▸ How to complete this task: Below are some records; copy each line in them that contains "specific".

◇ ◇ ◇ ◇

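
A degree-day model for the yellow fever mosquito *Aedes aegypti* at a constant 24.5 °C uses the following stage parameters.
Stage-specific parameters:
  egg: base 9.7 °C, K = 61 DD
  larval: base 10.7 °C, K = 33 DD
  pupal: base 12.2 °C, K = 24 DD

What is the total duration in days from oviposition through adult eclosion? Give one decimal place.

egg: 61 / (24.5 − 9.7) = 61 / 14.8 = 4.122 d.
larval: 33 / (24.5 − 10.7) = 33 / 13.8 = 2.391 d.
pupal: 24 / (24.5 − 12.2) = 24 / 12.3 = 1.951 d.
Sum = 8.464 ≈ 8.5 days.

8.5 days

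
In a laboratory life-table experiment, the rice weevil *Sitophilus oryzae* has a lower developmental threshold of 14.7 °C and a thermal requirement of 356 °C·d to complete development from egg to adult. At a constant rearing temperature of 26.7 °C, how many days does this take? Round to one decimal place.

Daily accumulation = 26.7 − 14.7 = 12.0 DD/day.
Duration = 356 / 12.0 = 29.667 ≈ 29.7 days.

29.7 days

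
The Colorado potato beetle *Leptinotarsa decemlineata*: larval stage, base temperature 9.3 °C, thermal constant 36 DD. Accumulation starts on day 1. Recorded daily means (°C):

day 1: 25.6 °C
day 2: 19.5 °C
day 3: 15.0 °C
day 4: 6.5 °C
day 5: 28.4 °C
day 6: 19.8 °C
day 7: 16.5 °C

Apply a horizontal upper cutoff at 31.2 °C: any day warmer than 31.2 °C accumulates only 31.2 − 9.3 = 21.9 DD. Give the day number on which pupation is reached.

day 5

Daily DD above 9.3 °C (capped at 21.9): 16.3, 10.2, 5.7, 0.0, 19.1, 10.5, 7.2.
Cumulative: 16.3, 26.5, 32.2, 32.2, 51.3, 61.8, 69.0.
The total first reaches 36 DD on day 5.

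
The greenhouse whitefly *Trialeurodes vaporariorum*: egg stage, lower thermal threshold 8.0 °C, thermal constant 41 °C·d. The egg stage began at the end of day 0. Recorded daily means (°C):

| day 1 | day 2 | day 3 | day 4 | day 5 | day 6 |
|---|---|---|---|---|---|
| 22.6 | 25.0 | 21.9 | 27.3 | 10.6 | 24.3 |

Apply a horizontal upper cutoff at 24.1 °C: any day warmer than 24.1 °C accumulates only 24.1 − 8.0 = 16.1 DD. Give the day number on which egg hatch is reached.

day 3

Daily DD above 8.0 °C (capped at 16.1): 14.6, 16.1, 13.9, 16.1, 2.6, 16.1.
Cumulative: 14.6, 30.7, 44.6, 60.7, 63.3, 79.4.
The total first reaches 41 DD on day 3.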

◇ ◇ ◇ ◇

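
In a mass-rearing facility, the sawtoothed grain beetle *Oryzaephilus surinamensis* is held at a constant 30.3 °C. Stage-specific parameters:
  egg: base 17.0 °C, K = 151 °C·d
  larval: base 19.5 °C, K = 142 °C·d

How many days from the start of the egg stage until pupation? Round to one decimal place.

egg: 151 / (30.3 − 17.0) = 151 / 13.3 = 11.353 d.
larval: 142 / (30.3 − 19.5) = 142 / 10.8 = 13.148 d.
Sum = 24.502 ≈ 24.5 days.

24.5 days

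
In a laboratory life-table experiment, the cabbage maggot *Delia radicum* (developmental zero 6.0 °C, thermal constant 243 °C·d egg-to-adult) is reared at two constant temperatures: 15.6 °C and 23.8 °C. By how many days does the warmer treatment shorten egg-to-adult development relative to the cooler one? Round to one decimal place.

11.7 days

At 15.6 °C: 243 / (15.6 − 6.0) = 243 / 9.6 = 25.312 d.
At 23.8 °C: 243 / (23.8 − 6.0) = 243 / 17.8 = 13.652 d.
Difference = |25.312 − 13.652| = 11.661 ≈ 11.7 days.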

◇ ◇ ◇ ◇

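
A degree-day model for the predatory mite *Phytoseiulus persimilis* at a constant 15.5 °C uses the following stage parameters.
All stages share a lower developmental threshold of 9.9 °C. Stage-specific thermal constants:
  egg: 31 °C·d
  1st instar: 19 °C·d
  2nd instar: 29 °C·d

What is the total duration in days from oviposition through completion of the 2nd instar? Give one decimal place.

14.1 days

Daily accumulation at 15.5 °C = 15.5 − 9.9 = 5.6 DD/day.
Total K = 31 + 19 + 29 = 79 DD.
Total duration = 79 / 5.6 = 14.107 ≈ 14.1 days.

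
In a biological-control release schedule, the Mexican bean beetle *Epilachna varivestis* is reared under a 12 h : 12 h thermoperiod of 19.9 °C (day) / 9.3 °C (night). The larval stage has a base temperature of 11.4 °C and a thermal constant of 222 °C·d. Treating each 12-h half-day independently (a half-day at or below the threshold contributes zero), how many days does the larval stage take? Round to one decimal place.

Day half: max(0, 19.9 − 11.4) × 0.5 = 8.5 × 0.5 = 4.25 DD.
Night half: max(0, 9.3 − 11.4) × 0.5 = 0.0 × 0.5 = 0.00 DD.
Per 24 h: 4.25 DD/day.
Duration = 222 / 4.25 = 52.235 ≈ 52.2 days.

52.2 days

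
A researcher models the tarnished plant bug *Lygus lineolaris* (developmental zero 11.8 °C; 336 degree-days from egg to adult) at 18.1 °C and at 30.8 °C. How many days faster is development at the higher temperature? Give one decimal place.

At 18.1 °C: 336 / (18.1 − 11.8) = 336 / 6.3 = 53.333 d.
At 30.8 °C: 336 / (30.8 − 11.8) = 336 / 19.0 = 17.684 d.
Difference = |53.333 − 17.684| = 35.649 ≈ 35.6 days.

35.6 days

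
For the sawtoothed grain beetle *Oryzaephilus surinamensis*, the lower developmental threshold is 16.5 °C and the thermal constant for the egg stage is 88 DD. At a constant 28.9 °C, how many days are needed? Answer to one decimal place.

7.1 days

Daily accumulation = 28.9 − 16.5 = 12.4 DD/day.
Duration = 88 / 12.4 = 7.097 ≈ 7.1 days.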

◇ ◇ ◇ ◇

▸ Answer for this exercise:
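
Stage-specific parameters:
In a mass-rearing facility, the sawtoothed grain beetle *Oryzaephilus surinamensis* is held at a constant 30.3 °C. Stage-specific parameters:
All stages share a lower developmental threshold of 9.9 °C. Stage-specific thermal constants: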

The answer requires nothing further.